(Collected data entries)
_ _ _ _

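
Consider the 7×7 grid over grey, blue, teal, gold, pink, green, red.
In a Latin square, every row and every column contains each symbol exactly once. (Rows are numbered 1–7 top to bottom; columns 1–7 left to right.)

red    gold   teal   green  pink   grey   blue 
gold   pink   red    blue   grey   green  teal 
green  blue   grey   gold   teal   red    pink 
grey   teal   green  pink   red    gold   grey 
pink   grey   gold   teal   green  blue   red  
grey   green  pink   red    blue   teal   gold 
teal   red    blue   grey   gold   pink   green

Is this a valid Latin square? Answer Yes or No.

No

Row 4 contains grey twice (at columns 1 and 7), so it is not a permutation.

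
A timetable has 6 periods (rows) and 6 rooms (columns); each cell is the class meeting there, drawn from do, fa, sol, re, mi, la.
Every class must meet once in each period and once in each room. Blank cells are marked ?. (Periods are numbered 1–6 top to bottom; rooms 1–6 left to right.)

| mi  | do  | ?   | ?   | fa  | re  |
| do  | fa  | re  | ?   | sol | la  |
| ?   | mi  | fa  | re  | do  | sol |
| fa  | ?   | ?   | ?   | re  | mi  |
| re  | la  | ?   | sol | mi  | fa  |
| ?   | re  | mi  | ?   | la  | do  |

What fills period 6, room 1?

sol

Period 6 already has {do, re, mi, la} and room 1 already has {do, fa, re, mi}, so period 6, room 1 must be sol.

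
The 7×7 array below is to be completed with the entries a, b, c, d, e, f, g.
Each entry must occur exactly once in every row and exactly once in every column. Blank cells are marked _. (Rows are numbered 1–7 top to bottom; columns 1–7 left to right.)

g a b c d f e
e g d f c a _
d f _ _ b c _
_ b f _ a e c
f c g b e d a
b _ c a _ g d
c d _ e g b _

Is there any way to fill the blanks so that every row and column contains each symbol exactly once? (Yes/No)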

_ _ _ _

(THE TASK): What goes in the answer is the run of lines from the one holding "In a Latin square, every" to the end of the entries, reproduced exactly and with nothing else.

(RESPONSE BOX):
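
In a Latin square, every row and every column contains each symbol exactly once. (Rows are numbered 1–7 top to bottom; columns 1–7 left to right.)

red    gold   teal   green  pink   grey   blue 
gold   pink   red    blue   grey   green  teal 
green  blue   grey   gold   teal   red    pink 
grey   teal   green  pink   red    gold   grey 
pink   grey   gold   teal   green  blue   red  
grey   green  pink   red    blue   teal   gold 
teal   red    blue   grey   gold   pink   green

Is this a valid Latin square? Answer Yes or No.

No

Row 4 contains grey twice (at columns 1 and 7), so it is not a permutation.

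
A timetable has 6 periods (rows) and 6 rooms (columns); each cell is the class meeting there, drawn from do, fa, sol, re, mi, la.
Every class must meet once in each period and once in each room. Blank cells are marked ?. (Periods are numbered 1–6 top to bottom; rooms 1–6 left to right.)

| mi  | do  | ?   | ?   | fa  | re  |
| do  | fa  | re  | ?   | sol | la  |
| ?   | mi  | fa  | re  | do  | sol |
| fa  | ?   | ?   | ?   | re  | mi  |
| re  | la  | ?   | sol | mi  | fa  |
| ?   | re  | mi  | ?   | la  | do  |

What fills period 6, room 1?

sol

Period 6 already has {do, re, mi, la} and room 1 already has {do, fa, re, mi}, so period 6, room 1 must be sol.

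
The 7×7 array below is to be completed with the entries a, b, c, d, e, f, g.
Each entry must occur exactly once in every row and exactly once in every column. Blank cells are marked _. (Rows are numbered 1–7 top to bottom; columns 1–7 left to right.)

g a b c d f e
e g d f c a _
d f _ _ b c _
_ b f _ a e c
f c g b e d a
b _ c a _ g d
c d _ e g b _

Is there any way to fill the blanks so that every row and column contains each symbol exactly once? (Yes/No)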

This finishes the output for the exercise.